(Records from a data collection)
- Opening Delimiter -

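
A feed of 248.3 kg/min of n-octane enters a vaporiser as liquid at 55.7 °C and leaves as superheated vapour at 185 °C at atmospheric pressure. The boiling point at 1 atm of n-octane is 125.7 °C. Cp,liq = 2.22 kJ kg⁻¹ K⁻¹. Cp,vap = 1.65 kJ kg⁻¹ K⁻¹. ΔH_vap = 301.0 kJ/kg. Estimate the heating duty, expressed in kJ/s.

liquid 55.7→125.7 °C: 155.4 kJ/kg
vaporisation at 125.7 °C: 301 kJ/kg
vapour 125.7→185 °C: 97.845 kJ/kg
Δh = 155.4 + 301 + 97.845 = 554.25 kJ/kg
Q = ṁ·Δh = 248.3 kg/min × 554.25 kJ/kg = 137620 kJ/min
|Q| = 2293.7 kW

Q = 2290 kJ/s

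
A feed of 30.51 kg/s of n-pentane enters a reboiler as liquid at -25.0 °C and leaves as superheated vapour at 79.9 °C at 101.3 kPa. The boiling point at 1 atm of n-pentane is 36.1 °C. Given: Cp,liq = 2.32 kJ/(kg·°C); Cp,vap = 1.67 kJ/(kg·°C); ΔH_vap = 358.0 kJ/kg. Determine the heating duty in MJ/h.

Q = 62900 MJ/h

liquid -25.0→36.1 °C: 141.75 kJ/kg
vaporisation at 36.1 °C: 358 kJ/kg
vapour 36.1→79.9 °C: 73.146 kJ/kg
Δh = 141.75 + 358 + 73.146 = 572.9 kJ/kg
Q = ṁ·Δh = 30.51 kg/s × 572.9 kJ/kg = 17479 kJ/s
|Q| = 17479 kW = 62925 MJ/h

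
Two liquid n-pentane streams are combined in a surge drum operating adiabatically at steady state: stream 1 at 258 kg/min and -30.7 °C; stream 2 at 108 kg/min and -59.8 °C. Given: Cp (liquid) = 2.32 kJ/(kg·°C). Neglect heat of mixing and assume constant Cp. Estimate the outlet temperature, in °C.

Adiabatic, steady state ⇒ Σ ṁᵢCp,ᵢ(T_out − Tᵢ) = 0
Σ ṁᵢCp,ᵢTᵢ = 258×2.32×-30.7 + 108×2.32×-59.8 = -33359
Σ ṁᵢCp,ᵢ = 258×2.32 + 108×2.32 = 849.12
T_out = -33359 / 849.12 = -39.287 °C

T_out = -39.3 °C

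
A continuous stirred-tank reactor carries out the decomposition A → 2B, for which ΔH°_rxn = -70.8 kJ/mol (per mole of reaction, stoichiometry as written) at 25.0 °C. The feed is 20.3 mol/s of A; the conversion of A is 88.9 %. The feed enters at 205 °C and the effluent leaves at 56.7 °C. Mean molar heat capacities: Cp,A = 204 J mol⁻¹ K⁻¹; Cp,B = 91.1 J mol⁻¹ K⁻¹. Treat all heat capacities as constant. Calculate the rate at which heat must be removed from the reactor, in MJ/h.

Extent of reaction ξ = 0.889 × 20.3 = 18.047 mol/s
Reaction term: ξ·ΔH°_rxn = 18.047 × -70.8 = -1277.7 kJ/s
Sensible, feed 205→25 °C: -745.42 kJ/s
Outlet flows (mol/s): A 2.2533, B 36.093
Sensible, products 25→56.7 °C: 118.8 kJ/s
Q = ΔH = -1904.3 kJ/s = -1904.3 kW
Heat removed = 6855.5 MJ/h

Q_out = 6860 MJ/h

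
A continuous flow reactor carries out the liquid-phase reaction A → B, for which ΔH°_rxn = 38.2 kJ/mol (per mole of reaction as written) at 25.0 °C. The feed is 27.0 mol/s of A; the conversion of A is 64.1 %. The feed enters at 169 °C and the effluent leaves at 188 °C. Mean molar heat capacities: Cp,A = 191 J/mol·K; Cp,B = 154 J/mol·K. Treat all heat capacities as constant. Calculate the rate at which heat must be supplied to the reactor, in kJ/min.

Q_in = 39300 kJ/min

Extent of reaction ξ = 0.641 × 27.0 = 17.307 mol/s
Reaction term: ξ·ΔH°_rxn = 17.307 × 38.2 = 661.13 kJ/s
Sensible, feed 169→25 °C: -742.61 kJ/s
Outlet flows (mol/s): A 9.693, B 17.307
Sensible, products 25→188 °C: 736.21 kJ/s
Q = ΔH = 654.73 kJ/s = 654.73 kW
Heat supplied = 39284 kJ/min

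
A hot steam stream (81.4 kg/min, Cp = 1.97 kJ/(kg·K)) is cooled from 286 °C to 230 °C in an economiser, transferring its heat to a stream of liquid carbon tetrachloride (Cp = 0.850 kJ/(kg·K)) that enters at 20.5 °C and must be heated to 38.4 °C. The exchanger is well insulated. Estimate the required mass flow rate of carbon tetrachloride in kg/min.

ṁ_c = 590 kg/min

Heat released by hot stream: Q = 81.4 × 1.97 × (286 − 230) = 8980 kJ/min
Energy balance on cold side (adiabatic exchanger): Q = ṁ_c·Cp_c·(T_c,out − T_c,in)
ṁ_c = 8980 / [0.850 × (38.4 − 20.5)] = 590.21 kg/min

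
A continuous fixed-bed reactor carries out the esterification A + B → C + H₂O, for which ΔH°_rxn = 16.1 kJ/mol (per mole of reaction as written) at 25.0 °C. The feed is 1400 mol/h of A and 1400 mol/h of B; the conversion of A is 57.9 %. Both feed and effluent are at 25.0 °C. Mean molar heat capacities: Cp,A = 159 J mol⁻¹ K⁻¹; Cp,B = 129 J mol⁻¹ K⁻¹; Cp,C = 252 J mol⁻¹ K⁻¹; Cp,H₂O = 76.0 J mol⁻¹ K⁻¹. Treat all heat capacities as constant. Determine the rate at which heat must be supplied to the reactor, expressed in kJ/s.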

- Closing Delimiter -

▸ DESCRIPTION OF THE TASK
Copying begins at the line that holds "A continuous flow" and ends at the last line of the data above, with both included and each line kept exactly.

▸ YOUR SOLUTION
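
A continuous flow reactor carries out the liquid-phase reaction A → B, for which ΔH°_rxn = 38.2 kJ/mol (per mole of reaction as written) at 25.0 °C. The feed is 27.0 mol/s of A; the conversion of A is 64.1 %. The feed enters at 169 °C and the effluent leaves at 188 °C. Mean molar heat capacities: Cp,A = 191 J/mol·K; Cp,B = 154 J/mol·K. Treat all heat capacities as constant. Calculate the rate at which heat must be supplied to the reactor, in kJ/min.

Q_in = 39300 kJ/min

Extent of reaction ξ = 0.641 × 27.0 = 17.307 mol/s
Reaction term: ξ·ΔH°_rxn = 17.307 × 38.2 = 661.13 kJ/s
Sensible, feed 169→25 °C: -742.61 kJ/s
Outlet flows (mol/s): A 9.693, B 17.307
Sensible, products 25→188 °C: 736.21 kJ/s
Q = ΔH = 654.73 kJ/s = 654.73 kW
Heat supplied = 39284 kJ/min

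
A hot steam stream (81.4 kg/min, Cp = 1.97 kJ/(kg·K)) is cooled from 286 °C to 230 °C in an economiser, transferring its heat to a stream of liquid carbon tetrachloride (Cp = 0.850 kJ/(kg·K)) that enters at 20.5 °C and must be heated to 38.4 °C. The exchanger is well insulated. Estimate the required mass flow rate of carbon tetrachloride in kg/min.

ṁ_c = 590 kg/min

Heat released by hot stream: Q = 81.4 × 1.97 × (286 − 230) = 8980 kJ/min
Energy balance on cold side (adiabatic exchanger): Q = ṁ_c·Cp_c·(T_c,out − T_c,in)
ṁ_c = 8980 / [0.850 × (38.4 − 20.5)] = 590.21 kg/min

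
A continuous fixed-bed reactor carries out the esterification A + B → C + H₂O, for which ΔH°_rxn = 16.1 kJ/mol (per mole of reaction as written) at 25.0 °C. The feed is 1400 mol/h of A and 1400 mol/h of B; the conversion of A is 57.9 %. Both feed and effluent are at 25.0 °C. Mean molar heat capacities: Cp,A = 159 J mol⁻¹ K⁻¹; Cp,B = 129 J mol⁻¹ K⁻¹; Cp,C = 252 J mol⁻¹ K⁻¹; Cp,H₂O = 76.0 J mol⁻¹ K⁻¹. Treat all heat capacities as constant. Determine the rate at which heat must be supplied to the reactor, expressed in kJ/s.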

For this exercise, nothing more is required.